**SUPPLIED MATERIAL**

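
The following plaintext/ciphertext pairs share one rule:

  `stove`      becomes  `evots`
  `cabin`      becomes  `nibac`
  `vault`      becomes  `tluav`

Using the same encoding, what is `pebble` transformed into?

The output letters match the input read backwards: stove reversed is evots. It's just the letters in reverse order.
Applying it to pebble: reverse → elbbep.

elbbep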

**ASSIGNMENT**
Return all of the entries above exactly as they stand.

**EXERCISE ANSWER**
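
The following plaintext/ciphertext pairs share one rule:

  `stove`      becomes  `evots`
  `cabin`      becomes  `nibac`
  `vault`      becomes  `tluav`

Using the same encoding, what is `pebble` transformed into?

The output letters match the input read backwards: stove reversed is evots. It's just the letters in reverse order.
Applying it to pebble: reverse → elbbep.

elbbep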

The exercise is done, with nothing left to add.